* **Your task**
From the first line of the data below, repeat each line exactly until you reach the line with "Singular values of A: 10, 400/4791"; include that line too.

Collected data entries
....
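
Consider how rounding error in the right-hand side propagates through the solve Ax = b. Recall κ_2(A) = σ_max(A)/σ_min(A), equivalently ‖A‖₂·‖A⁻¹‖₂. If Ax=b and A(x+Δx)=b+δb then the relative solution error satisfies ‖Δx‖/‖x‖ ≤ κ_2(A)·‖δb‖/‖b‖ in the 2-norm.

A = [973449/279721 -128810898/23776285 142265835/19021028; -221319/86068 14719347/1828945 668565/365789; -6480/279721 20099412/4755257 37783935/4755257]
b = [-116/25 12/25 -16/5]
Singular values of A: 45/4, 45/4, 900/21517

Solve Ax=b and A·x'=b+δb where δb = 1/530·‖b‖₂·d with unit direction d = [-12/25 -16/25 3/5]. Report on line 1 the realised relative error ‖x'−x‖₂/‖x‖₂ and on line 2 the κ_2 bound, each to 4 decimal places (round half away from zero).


largest singular value 45/4, smallest 900/21517
κ = σ_max/σ_min = (45/4)/(900/21517) = 268.9625
worst-case relative error ≤ 268.9625 × 1/530 = 0.5075
solve Ax = b  →  x = [-0.1368 0.1223 -0.4682]
‖b‖ = 5.6569, ‖x‖ = 0.5028
re-solving with b+δb shifts x by Δx of norm 0.2552
relative error = 0.5075
tightness: 0.5075 against a bound of 0.5075; the bound is attained (ratio 1)

0.5075
0.5075


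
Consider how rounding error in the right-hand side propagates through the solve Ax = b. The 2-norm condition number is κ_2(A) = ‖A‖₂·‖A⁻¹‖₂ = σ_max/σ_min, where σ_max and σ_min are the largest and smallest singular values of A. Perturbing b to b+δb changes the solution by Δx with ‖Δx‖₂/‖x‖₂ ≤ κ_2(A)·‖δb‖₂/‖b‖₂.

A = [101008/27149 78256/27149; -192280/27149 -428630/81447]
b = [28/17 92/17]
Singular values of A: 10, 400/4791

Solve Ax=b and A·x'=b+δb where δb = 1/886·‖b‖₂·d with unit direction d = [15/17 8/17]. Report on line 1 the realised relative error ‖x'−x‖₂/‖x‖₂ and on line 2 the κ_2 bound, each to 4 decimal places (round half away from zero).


σ_max = 10, σ_min = 400/4791
κ = σ_max/σ_min = 10/(400/4791) = 119.7750
κ_2(A)·‖δb‖/‖b‖ = 0.1352
solve Ax = b  →  x = [-29.0660 38.0880]
‖b‖₂ = 5.6569 and ‖x‖₂ = 47.9117
with δb = [0.0056 0.0030], A·Δx = δb → ‖Δx‖ = 0.0765
dividing the unrounded norms, ‖Δx‖/‖x‖ = 0.0016
realised/bound (from unrounded values) ≈ 0.0118

0.0016
0.1352


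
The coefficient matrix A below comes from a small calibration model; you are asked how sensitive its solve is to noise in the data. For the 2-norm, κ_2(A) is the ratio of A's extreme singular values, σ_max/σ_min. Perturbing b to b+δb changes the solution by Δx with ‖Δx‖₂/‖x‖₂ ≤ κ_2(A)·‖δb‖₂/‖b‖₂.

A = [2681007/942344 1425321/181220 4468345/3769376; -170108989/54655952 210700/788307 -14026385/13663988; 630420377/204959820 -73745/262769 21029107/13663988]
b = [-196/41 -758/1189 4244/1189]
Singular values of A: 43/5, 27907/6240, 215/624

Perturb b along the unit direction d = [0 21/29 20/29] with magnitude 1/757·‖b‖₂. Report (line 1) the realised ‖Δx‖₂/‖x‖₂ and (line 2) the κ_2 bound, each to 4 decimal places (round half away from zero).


0.0039
0.0330

from the listed singular values, σ₁ = 43/5, σ_n = 215/624
condition number: (43/5) ÷ (215/624) = 24.9600
perturbation bound = 24.9600·1/757 = 0.0330
solve Ax = b  →  x = [-1.7061 -0.8313 5.5775]
2-norm of b is 6.0000; of x, 5.8915
δb = ε·‖b‖·d = [0.0000 0.0057 0.0055]; solving A·Δx = δb gives ‖Δx‖ = 0.0230
relative error = 0.0039
realised/bound (from unrounded values) ≈ 0.1184


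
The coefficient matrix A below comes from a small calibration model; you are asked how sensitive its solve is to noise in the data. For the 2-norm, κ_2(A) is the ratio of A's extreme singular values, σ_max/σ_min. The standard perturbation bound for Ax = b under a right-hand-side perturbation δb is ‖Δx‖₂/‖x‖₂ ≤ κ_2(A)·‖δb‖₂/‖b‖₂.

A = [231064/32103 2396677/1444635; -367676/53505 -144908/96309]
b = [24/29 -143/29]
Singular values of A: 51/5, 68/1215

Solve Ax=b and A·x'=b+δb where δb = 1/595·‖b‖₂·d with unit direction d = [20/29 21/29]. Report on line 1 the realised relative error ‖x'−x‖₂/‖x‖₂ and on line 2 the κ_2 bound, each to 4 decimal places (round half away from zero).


from the listed singular values, σ₁ = 51/5, σ_n = 68/1215
κ_2(A) = (51/5) / (68/1215) = 182.2500
κ_2(A)·‖δb‖/‖b‖ = 0.3063
solve Ax = b  →  x = [12.1491 -52.2095]
‖b‖ = 5.0000, ‖x‖ = 53.6044
δb = ε·‖b‖·d = [0.0058 0.0061]; solving A·Δx = δb gives ‖Δx‖ = 0.1501
relative error = 0.0028
realised/bound (from unrounded values) ≈ 0.0091

0.0028
0.3063


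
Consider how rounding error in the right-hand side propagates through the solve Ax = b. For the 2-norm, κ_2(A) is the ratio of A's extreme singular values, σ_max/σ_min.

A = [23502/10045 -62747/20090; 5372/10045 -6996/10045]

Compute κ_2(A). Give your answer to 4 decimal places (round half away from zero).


392.0000

AᵀA = [345748/60025 -460989/60025; -460989/60025 2458633/240100]; tr = 153665/9604, det = 4/2401
eigenvalues of AᵀA: λ = (tr ± √(tr²−4·det))/2 = 16, 1/9604
κ_2(A) = √(λ_max/λ_min) = √(16 / (1/9604)) = 392.0000


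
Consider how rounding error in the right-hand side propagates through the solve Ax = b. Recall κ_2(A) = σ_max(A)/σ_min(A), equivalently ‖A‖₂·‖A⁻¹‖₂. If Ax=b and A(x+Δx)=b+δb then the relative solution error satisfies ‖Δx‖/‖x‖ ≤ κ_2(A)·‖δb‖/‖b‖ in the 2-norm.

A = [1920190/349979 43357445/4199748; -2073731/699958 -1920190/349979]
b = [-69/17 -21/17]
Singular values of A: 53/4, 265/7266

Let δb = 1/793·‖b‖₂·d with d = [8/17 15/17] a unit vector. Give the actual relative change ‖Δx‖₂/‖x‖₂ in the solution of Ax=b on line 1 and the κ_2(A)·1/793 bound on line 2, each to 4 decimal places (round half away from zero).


0.0018
0.4581

σ_max = 53/4, σ_min = 265/7266
condition number: (53/4) ÷ (265/7266) = 363.3000
worst-case relative error ≤ 363.3000 × 1/793 = 0.4581
solve Ax = b  →  x = [72.4728 -38.9088]
2-norm of b is 4.2426; of x, 82.2569
δb = ε·‖b‖·d = [0.0025 0.0047]; solving A·Δx = δb gives ‖Δx‖ = 0.1467
realised ‖Δx‖/‖x‖ = 0.0018
tightness: 0.0018 against a bound of 0.4581 (unrounded ratio ≈ 0.0039)


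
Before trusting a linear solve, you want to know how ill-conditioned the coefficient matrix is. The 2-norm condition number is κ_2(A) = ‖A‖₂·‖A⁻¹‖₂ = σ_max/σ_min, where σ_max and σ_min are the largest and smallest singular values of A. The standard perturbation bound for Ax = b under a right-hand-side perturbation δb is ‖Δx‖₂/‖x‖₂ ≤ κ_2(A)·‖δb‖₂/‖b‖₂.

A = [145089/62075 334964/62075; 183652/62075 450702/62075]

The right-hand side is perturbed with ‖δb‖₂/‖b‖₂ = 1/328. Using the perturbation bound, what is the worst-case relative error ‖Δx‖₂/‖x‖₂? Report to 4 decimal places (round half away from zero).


0.2912

M = AᵀA = [2191155001/154132225 1050975324/30826445; 1050975324/30826445 12613326964/154132225]. tr(M)=17520097/182405, det(M)=23059204/22800625
solving λ² − 17520097/182405·λ + 23059204/22800625 = 0 gives λ = 2401/25, 9604/912025
σ_max=√(2401/25)=(49/5), σ_min=√(9604/912025)=(98/955) → κ = 95.5000
worst-case relative error ≤ 95.5000 × 1/328 = 0.2912


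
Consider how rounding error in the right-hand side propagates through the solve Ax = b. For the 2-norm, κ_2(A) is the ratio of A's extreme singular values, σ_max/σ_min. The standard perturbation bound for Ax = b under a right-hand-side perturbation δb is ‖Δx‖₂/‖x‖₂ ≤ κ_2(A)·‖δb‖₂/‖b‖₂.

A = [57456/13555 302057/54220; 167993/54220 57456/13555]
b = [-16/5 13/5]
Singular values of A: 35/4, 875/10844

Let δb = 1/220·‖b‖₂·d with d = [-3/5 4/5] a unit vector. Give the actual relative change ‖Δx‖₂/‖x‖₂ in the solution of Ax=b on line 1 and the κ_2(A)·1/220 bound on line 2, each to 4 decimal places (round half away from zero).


0.0047
0.4929

largest singular value 35/4, smallest 875/10844
κ = σ_max/σ_min = (35/4)/(875/10844) = 108.4400
κ_2(A)·‖δb‖/‖b‖ = 0.4929
solve Ax = b  →  x = [-39.7266 29.6521]
2-norm of b is 4.1231; of x, 49.5727
re-solving with b+δb shifts x by Δx of norm 0.2323
realised ‖Δx‖/‖x‖ = 0.0047
so the bound overstates the realised error by a factor of ≈ 105.2025 (computed from the unrounded values)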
....
* **Answer space**
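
Consider how rounding error in the right-hand side propagates through the solve Ax = b. Recall κ_2(A) = σ_max(A)/σ_min(A), equivalently ‖A‖₂·‖A⁻¹‖₂. If Ax=b and A(x+Δx)=b+δb then the relative solution error satisfies ‖Δx‖/‖x‖ ≤ κ_2(A)·‖δb‖/‖b‖ in the 2-norm.

A = [973449/279721 -128810898/23776285 142265835/19021028; -221319/86068 14719347/1828945 668565/365789; -6480/279721 20099412/4755257 37783935/4755257]
b = [-116/25 12/25 -16/5]
Singular values of A: 45/4, 45/4, 900/21517

Solve Ax=b and A·x'=b+δb where δb = 1/530·‖b‖₂·d with unit direction d = [-12/25 -16/25 3/5]. Report on line 1 the realised relative error ‖x'−x‖₂/‖x‖₂ and on line 2 the κ_2 bound, each to 4 decimal places (round half away from zero).


largest singular value 45/4, smallest 900/21517
κ = σ_max/σ_min = (45/4)/(900/21517) = 268.9625
worst-case relative error ≤ 268.9625 × 1/530 = 0.5075
solve Ax = b  →  x = [-0.1368 0.1223 -0.4682]
‖b‖ = 5.6569, ‖x‖ = 0.5028
re-solving with b+δb shifts x by Δx of norm 0.2552
relative error = 0.5075
tightness: 0.5075 against a bound of 0.5075; the bound is attained (ratio 1)

0.5075
0.5075


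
Consider how rounding error in the right-hand side propagates through the solve Ax = b. The 2-norm condition number is κ_2(A) = ‖A‖₂·‖A⁻¹‖₂ = σ_max/σ_min, where σ_max and σ_min are the largest and smallest singular values of A. Perturbing b to b+δb changes the solution by Δx with ‖Δx‖₂/‖x‖₂ ≤ κ_2(A)·‖δb‖₂/‖b‖₂.

A = [101008/27149 78256/27149; -192280/27149 -428630/81447]
b = [28/17 92/17]
Singular values of A: 10, 400/4791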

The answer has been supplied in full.